◆ **ABOUT THIS TASK**
A verbatim reproduction of the lines below, from the line containing "A region is served by 12" through the line containing "M: (9, 5, 18)", both ends included, is the whole required output.

--- --- ---

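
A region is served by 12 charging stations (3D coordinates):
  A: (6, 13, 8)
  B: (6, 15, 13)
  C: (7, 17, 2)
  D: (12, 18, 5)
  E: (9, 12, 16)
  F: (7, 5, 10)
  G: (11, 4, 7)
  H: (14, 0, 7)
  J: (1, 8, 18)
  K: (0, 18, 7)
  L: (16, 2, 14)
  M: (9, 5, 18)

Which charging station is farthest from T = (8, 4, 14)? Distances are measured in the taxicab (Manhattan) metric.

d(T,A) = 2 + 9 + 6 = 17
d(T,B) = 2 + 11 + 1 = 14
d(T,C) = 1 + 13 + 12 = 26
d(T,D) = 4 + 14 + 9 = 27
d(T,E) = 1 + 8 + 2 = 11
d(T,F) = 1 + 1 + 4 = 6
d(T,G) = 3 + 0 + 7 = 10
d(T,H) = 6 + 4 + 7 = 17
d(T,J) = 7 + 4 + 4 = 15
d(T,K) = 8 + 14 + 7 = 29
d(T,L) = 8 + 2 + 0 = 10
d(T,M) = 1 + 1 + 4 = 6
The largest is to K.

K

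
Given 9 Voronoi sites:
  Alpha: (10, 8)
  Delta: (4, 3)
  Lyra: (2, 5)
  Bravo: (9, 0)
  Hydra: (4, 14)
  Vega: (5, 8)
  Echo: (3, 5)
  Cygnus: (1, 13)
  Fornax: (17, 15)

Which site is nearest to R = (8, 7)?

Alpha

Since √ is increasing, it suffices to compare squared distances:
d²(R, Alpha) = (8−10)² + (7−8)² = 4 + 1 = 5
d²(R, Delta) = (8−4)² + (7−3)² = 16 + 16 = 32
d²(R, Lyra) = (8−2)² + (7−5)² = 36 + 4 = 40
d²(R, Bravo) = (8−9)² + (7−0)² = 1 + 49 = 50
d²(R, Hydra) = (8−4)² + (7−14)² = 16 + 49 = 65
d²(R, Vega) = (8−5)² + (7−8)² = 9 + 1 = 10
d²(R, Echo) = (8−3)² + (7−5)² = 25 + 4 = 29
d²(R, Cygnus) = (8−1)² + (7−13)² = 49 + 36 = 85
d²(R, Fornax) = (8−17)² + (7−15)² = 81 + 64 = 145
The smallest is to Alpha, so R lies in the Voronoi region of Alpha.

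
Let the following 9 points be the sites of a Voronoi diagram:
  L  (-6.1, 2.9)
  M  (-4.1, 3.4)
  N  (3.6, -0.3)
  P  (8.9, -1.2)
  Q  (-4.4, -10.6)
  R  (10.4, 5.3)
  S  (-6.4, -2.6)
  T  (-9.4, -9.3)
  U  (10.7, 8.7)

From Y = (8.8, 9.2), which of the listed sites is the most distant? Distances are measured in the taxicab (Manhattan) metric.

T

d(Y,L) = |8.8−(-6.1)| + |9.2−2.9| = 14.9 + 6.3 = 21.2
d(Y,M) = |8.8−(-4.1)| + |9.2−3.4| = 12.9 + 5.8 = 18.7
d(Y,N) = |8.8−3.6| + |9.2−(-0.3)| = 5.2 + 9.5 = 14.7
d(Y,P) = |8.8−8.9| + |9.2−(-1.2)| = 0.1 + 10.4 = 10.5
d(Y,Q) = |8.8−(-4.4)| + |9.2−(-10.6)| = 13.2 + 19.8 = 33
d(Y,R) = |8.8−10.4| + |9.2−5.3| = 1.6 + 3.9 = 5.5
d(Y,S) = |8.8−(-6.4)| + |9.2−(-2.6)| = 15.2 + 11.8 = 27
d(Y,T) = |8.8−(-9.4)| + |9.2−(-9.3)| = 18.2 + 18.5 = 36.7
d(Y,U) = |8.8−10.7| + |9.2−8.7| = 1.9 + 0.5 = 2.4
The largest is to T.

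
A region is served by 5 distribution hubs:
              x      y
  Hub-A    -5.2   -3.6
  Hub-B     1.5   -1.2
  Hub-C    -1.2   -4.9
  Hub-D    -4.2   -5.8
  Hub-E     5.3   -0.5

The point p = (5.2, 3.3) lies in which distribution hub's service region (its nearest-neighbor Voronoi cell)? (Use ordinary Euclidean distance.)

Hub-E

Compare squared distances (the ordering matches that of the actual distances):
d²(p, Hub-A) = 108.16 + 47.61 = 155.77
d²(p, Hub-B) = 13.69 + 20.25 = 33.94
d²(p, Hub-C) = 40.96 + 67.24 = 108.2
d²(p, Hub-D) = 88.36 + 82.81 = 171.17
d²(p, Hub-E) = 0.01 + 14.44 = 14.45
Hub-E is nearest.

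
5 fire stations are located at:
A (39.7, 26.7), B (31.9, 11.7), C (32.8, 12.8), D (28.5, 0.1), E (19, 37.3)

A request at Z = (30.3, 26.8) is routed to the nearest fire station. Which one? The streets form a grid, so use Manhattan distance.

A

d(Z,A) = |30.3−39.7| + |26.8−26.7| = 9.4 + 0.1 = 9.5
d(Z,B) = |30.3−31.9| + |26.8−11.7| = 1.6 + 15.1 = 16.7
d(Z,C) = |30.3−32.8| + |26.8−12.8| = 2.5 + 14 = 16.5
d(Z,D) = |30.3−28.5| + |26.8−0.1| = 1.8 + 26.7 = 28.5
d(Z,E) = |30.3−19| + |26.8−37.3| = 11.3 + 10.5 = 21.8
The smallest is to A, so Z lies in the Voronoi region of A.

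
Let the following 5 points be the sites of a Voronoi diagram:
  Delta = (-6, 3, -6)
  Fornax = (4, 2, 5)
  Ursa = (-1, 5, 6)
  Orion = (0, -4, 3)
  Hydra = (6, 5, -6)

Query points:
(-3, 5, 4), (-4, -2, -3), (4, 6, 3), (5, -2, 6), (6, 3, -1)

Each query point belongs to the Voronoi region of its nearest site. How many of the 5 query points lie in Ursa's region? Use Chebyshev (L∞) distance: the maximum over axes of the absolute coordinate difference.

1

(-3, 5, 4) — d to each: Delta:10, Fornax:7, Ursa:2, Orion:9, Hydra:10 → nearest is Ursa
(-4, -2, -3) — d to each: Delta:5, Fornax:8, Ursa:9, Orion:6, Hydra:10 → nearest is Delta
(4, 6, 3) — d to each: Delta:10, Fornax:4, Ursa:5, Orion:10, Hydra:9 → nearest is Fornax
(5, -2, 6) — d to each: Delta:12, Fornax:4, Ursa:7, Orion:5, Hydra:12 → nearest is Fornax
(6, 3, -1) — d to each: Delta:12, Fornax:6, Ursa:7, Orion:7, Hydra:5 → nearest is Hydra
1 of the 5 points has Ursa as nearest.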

--- --- ---

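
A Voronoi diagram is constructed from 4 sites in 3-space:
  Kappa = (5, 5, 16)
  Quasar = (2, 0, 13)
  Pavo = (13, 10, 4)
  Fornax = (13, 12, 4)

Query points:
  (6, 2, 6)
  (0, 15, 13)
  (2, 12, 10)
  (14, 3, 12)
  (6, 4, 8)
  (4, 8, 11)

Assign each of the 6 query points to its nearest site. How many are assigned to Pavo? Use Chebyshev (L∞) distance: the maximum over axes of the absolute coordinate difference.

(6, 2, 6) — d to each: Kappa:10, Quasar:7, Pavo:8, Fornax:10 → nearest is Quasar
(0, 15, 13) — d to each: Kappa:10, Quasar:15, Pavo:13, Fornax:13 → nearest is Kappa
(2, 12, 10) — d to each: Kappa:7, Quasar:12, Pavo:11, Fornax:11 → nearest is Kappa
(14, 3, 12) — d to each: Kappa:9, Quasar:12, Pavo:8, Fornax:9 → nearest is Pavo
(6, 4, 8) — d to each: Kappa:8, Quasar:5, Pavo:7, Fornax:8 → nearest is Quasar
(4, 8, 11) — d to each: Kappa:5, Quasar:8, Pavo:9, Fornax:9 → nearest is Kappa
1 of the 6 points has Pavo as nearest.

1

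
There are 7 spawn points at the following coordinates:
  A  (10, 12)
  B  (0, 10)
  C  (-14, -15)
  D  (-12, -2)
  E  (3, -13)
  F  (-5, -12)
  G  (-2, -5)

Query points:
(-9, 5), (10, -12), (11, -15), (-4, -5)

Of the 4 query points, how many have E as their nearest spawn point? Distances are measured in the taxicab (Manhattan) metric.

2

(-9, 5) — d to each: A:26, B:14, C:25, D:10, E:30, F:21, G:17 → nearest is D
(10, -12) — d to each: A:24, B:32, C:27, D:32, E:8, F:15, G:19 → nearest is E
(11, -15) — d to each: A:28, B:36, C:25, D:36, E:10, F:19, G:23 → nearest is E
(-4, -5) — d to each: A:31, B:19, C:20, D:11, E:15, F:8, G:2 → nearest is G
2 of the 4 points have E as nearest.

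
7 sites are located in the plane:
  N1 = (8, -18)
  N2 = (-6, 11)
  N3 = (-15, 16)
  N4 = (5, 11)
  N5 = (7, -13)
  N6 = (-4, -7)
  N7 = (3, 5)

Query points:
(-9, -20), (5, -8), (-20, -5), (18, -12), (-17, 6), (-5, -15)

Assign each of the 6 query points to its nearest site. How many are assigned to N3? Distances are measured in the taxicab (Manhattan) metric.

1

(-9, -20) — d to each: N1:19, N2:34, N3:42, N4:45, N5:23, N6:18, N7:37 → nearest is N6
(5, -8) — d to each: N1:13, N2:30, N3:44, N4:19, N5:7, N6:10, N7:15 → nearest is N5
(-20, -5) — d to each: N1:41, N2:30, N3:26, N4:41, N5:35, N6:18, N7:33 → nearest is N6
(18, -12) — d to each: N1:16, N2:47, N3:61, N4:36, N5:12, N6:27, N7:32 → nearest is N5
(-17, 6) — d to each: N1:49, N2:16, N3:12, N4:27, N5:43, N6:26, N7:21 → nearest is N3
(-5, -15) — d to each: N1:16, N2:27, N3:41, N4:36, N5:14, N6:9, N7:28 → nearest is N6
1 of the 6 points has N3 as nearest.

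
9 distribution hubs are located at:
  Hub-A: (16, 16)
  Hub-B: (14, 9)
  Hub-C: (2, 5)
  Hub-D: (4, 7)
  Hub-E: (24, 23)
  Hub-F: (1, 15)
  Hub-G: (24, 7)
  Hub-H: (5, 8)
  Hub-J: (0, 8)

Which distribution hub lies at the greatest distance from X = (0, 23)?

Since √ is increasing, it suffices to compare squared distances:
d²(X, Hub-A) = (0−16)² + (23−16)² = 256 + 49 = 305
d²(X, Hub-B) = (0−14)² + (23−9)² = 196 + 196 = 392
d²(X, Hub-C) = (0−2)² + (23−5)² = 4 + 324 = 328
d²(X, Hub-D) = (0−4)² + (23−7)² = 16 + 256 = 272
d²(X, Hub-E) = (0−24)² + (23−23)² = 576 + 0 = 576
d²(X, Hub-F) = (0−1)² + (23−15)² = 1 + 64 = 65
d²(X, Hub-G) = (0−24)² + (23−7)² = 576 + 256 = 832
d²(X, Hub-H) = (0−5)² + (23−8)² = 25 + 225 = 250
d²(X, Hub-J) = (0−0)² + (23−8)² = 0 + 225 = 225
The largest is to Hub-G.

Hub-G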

--- --- ---

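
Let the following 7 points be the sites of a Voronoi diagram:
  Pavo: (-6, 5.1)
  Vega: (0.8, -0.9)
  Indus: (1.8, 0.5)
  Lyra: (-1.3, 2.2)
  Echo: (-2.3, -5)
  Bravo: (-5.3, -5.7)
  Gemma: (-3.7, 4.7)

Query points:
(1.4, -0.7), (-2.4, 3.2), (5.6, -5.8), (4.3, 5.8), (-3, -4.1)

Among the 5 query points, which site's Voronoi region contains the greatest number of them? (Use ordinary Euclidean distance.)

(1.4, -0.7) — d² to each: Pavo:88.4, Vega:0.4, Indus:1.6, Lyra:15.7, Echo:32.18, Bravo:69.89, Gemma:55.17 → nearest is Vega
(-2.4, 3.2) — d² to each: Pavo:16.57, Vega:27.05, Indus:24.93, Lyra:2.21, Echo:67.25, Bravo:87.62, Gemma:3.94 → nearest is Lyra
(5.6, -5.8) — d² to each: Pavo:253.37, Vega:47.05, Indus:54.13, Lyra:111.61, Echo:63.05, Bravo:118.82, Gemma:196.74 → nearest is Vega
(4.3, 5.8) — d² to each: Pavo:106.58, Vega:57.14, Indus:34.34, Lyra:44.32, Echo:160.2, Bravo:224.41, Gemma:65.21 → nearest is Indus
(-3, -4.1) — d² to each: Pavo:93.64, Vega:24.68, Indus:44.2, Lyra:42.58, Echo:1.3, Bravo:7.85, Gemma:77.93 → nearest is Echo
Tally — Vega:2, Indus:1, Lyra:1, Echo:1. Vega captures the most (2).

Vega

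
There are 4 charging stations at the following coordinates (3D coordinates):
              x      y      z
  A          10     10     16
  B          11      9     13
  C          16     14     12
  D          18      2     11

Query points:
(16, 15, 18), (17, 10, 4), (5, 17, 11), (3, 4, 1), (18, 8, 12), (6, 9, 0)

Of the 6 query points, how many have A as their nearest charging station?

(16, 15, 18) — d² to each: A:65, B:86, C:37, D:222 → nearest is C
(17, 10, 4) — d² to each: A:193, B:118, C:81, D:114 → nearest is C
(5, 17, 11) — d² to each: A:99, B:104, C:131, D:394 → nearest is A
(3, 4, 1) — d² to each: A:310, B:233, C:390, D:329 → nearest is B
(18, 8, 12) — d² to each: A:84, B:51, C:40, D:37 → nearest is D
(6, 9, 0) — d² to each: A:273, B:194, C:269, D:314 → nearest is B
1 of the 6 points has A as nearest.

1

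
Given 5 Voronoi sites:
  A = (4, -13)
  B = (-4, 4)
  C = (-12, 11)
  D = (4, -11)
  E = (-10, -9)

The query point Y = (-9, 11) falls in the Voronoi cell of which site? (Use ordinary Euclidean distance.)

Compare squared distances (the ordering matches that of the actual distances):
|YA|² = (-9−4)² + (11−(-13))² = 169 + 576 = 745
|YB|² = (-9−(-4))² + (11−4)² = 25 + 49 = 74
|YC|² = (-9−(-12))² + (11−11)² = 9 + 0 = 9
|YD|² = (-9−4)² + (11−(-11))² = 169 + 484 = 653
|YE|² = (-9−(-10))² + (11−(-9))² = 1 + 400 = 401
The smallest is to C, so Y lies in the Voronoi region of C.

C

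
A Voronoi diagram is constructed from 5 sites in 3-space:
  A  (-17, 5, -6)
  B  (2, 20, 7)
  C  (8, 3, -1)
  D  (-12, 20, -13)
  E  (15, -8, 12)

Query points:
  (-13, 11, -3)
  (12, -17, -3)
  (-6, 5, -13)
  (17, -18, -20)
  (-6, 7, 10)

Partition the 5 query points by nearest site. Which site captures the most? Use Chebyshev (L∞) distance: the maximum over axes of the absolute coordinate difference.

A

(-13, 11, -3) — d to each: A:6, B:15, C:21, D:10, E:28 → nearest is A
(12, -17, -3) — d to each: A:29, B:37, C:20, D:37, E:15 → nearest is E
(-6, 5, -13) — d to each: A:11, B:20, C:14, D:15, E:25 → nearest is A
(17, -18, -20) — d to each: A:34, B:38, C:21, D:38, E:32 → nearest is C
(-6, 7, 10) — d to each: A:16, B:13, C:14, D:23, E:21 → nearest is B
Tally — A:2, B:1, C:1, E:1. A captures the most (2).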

--- --- ---

◆ **ANSWER BELOW**
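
A region is served by 12 charging stations (3D coordinates):
  A: (6, 13, 8)
  B: (6, 15, 13)
  C: (7, 17, 2)
  D: (12, 18, 5)
  E: (9, 12, 16)
  F: (7, 5, 10)
  G: (11, 4, 7)
  H: (14, 0, 7)
  J: (1, 8, 18)
  K: (0, 18, 7)
  L: (16, 2, 14)
  M: (9, 5, 18)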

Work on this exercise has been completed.